**Aim of the task**
From the entries below, return exactly the lines beginning at the one that contains "A 2-qubit register (q0, q1)" and ending at the one that contains "(2) In the final", both of them included, and only those lines.

**Provided data**
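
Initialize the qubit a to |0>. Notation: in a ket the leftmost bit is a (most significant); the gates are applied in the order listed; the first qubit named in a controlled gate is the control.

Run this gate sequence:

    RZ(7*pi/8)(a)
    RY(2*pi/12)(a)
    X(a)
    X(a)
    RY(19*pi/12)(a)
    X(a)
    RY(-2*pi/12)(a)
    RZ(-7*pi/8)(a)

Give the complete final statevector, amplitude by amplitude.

The final amplitudes are -sqrt(6 - 3*sqrt(2))/4 + sqrt(sqrt(2) + 2)/4 on |0>, (sqrt(2 - sqrt(2))/4 + sqrt(3*sqrt(2) + 6)/4)*exp(I*pi/8) on |1>.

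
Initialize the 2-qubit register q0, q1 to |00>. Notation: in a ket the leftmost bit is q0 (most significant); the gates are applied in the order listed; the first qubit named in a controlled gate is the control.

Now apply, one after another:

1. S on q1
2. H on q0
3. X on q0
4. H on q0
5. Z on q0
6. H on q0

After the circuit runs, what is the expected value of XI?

The observable XI averages to 1. Key observation: gates 2-5 undo each other exactly, leaving only the rest of the circuit to track.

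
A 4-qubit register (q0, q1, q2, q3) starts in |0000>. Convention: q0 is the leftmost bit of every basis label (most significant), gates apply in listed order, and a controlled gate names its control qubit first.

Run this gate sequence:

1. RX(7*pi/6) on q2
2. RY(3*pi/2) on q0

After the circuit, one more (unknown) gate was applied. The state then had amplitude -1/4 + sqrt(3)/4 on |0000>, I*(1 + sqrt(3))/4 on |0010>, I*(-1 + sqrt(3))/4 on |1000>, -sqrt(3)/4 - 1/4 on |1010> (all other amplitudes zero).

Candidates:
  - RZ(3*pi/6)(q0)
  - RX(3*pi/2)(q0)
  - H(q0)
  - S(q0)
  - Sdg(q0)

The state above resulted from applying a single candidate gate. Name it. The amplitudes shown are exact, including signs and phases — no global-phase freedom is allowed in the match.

It was Sdg(q0) that produced the state shown.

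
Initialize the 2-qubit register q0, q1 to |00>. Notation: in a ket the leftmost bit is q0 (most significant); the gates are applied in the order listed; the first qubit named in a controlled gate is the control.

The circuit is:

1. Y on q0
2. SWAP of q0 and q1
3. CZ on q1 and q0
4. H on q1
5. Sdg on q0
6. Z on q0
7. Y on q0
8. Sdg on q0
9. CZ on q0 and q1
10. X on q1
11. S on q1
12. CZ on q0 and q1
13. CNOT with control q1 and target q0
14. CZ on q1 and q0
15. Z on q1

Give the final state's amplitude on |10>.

|10> carries amplitude sqrt(2)*I/2 in the final state.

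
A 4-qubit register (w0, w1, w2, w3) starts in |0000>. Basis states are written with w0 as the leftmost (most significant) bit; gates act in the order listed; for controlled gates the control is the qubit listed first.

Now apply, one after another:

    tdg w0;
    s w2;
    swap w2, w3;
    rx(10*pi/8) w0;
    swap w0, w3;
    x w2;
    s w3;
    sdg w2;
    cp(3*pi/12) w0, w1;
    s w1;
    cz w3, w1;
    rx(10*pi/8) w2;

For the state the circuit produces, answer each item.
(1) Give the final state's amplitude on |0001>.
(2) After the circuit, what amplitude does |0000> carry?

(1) The final state's coefficient on |0001> equals -1/2 - sqrt(2)/4.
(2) The final state's coefficient on |0000> equals sqrt(2)/4.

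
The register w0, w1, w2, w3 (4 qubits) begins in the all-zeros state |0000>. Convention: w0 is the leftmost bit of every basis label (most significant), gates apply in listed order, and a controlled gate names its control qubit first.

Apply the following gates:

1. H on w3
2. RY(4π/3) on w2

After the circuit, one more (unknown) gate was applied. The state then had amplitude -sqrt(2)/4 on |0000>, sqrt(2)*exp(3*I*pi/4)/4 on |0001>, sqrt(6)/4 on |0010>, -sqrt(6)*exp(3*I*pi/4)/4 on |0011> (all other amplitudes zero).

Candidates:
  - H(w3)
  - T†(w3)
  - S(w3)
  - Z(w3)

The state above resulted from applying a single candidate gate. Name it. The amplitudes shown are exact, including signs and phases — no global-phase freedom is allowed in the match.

The applied gate was T†(w3).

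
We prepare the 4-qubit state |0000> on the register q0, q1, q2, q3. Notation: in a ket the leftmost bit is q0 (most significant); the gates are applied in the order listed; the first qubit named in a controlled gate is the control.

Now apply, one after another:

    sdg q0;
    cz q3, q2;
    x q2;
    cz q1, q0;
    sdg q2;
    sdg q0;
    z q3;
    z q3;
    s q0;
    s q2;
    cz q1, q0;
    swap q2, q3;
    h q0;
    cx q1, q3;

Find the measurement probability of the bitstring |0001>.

The probability of measuring |0001> is 1/2.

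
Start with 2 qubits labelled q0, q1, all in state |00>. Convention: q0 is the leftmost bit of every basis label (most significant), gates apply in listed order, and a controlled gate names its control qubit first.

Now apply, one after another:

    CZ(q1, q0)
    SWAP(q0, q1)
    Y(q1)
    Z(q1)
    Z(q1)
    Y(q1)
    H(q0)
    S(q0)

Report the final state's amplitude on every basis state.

After the circuit, the state carries amplitude sqrt(2)/2 on |00>, 0 on |01>, sqrt(2)*I/2 on |10>, 0 on |11>. Key observation: steps 3-6 multiply out to the identity, so the circuit reduces to the remaining gates.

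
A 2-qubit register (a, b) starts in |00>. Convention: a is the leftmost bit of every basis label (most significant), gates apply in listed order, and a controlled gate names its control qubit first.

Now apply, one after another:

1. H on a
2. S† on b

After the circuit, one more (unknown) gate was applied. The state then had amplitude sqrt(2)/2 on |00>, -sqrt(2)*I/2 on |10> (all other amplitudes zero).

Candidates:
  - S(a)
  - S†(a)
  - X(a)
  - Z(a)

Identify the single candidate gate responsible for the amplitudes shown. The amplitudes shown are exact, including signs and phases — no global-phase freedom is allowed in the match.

The applied gate was S†(a).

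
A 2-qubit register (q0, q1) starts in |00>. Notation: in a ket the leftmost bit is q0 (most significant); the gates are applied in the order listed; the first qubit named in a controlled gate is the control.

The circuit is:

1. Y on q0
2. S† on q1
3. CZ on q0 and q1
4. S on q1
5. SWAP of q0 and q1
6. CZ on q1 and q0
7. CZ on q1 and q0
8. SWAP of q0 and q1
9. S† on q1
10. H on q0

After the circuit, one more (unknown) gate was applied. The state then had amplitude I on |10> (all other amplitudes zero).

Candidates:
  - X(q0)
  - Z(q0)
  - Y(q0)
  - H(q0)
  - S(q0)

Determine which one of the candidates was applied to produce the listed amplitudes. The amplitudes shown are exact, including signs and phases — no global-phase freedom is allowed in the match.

The applied gate was H(q0).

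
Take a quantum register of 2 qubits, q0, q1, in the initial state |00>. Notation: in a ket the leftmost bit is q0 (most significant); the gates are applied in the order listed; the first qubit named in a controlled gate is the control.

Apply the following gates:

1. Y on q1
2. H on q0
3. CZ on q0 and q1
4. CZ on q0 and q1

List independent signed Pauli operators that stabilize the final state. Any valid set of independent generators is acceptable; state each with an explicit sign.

The final state is stabilized by the group generated by +XI, -IZ; other independent generating sets are equally valid. Key observation: the block from step 3 through step 4 cancels to the identity and can be dropped.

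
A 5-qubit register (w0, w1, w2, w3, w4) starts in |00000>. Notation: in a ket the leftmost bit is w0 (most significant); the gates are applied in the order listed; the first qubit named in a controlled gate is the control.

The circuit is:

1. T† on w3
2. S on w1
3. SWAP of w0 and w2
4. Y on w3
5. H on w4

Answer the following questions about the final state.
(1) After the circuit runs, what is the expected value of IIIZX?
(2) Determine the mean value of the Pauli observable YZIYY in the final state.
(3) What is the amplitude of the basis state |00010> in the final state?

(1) The observable IIIZX averages to -1.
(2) In the final state, YZIYY has expectation 0.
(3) |00010> carries amplitude sqrt(2)*I/2 in the final state.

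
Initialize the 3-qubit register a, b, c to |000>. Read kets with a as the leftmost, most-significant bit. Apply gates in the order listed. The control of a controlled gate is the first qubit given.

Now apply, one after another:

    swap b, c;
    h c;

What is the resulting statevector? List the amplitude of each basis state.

The final amplitudes are sqrt(2)/2 on |000>, sqrt(2)/2 on |001>, and 0 on every other basis state.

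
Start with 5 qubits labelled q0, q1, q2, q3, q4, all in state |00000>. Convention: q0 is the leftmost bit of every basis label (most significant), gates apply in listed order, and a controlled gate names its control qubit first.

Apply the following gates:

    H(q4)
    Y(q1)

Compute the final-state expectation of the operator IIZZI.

The observable IIZZI averages to 1.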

**Response**
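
A 2-qubit register (q0, q1) starts in |00>. Notation: in a ket the leftmost bit is q0 (most significant); the gates are applied in the order listed; the first qubit named in a controlled gate is the control.

The circuit is:

1. Y on q0
2. S† on q1
3. CZ on q0 and q1
4. S on q1
5. SWAP of q0 and q1
6. CZ on q1 and q0
7. CZ on q1 and q0
8. SWAP of q0 and q1
9. S† on q1
10. H on q0

After the circuit, one more (unknown) gate was applied. The state then had amplitude I on |10> (all other amplitudes zero).

Candidates:
  - X(q0)
  - Z(q0)
  - Y(q0)
  - H(q0)
  - S(q0)

Determine which one of the candidates was applied to produce the listed amplitudes. The amplitudes shown are exact, including signs and phases — no global-phase freedom is allowed in the match.

The applied gate was H(q0).

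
Take a quantum register of 2 qubits, q0, q1, in the initial state |00>. Notation: in a ket the leftmost bit is q0 (most significant); the gates are applied in the order listed; the first qubit named in a controlled gate is the control.

Apply the following gates:

1. Y on q1
2. H on q0
3. CZ on q0 and q1
4. CZ on q0 and q1

List independent signed Pauli operators that stabilize the final state. Any valid set of independent generators is acceptable; state each with an explicit sign.

The final state is stabilized by the group generated by +XI, -IZ; other independent generating sets are equally valid. Key observation: the block from step 3 through step 4 cancels to the identity and can be dropped.

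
A 5-qubit register (w0, w1, w2, w3, w4) starts in |00000>. Notation: in a ket the leftmost bit is w0 (most significant); the gates are applied in the order listed; the first qubit named in a controlled gate is the control.

The circuit is:

1. T† on w3
2. S on w1
3. SWAP of w0 and w2
4. Y on w3
5. H on w4

Answer the following questions about the final state.
(1) After the circuit runs, what is the expected value of IIIZX?
(2) Determine the mean value of the Pauli observable YZIYY in the final state.
(3) What is the amplitude of the basis state |00010> in the final state?

(1) The observable IIIZX averages to -1.
(2) In the final state, YZIYY has expectation 0.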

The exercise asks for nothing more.